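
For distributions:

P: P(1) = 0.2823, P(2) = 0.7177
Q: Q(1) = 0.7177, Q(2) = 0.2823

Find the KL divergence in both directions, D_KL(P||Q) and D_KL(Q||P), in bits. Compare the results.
D_KL(P||Q) = 0.5861 bits, D_KL(Q||P) = 0.5861 bits. The two directions give exactly the same value for this pair.

D_KL(P||Q) = Σ P(x) log₂(P(x)/Q(x))

Computing term by term:
  P(1)·log₂(P(1)/Q(1)) = 0.2823·log₂(0.2823/0.7177) = -0.38002
  P(2)·log₂(P(2)/Q(2)) = 0.7177·log₂(0.7177/0.2823) = 0.96613

D_KL(P||Q) = -0.38002 + 0.96613 = 0.58611 ≈ 0.5861 bits

D_KL(Q||P) = Σ Q(x) log₂(Q(x)/P(x))

Computing term by term:
  Q(1)·log₂(Q(1)/P(1)) = 0.7177·log₂(0.7177/0.2823) = 0.96613
  Q(2)·log₂(Q(2)/P(2)) = 0.2823·log₂(0.2823/0.7177) = -0.38002

D_KL(Q||P) = 0.96613 - 0.38002 = 0.58611 ≈ 0.5861 bits

These ARE equal here. Q is P with outcomes relabeled (Q(1) = P(2), Q(2) = P(1)) by a relabeling that is its own inverse, so the two sums contain exactly the same terms in a different order. This is a special case — KL divergence is not symmetric in general: D_KL(P||Q) ≠ D_KL(Q||P) for most P, Q.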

===============

* [ASSIGNMENT] Reproduce the data in full, exactly.

* [TASK RESPONSE]
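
For distributions:

P: P(1) = 0.2823, P(2) = 0.7177
Q: Q(1) = 0.7177, Q(2) = 0.2823

Find the KL divergence in both directions, D_KL(P||Q) and D_KL(Q||P), in bits. Compare the results.
D_KL(P||Q) = 0.5861 bits, D_KL(Q||P) = 0.5861 bits. The two directions give exactly the same value for this pair.

D_KL(P||Q) = Σ P(x) log₂(P(x)/Q(x))

Computing term by term:
  P(1)·log₂(P(1)/Q(1)) = 0.2823·log₂(0.2823/0.7177) = -0.38002
  P(2)·log₂(P(2)/Q(2)) = 0.7177·log₂(0.7177/0.2823) = 0.96613

D_KL(P||Q) = -0.38002 + 0.96613 = 0.58611 ≈ 0.5861 bits

D_KL(Q||P) = Σ Q(x) log₂(Q(x)/P(x))

Computing term by term:
  Q(1)·log₂(Q(1)/P(1)) = 0.7177·log₂(0.7177/0.2823) = 0.96613
  Q(2)·log₂(Q(2)/P(2)) = 0.2823·log₂(0.2823/0.7177) = -0.38002

D_KL(Q||P) = 0.96613 - 0.38002 = 0.58611 ≈ 0.5861 bits

These ARE equal here. Q is P with outcomes relabeled (Q(1) = P(2), Q(2) = P(1)) by a relabeling that is its own inverse, so the two sums contain exactly the same terms in a different order. This is a special case — KL divergence is not symmetric in general: D_KL(P||Q) ≠ D_KL(Q||P) for most P, Q.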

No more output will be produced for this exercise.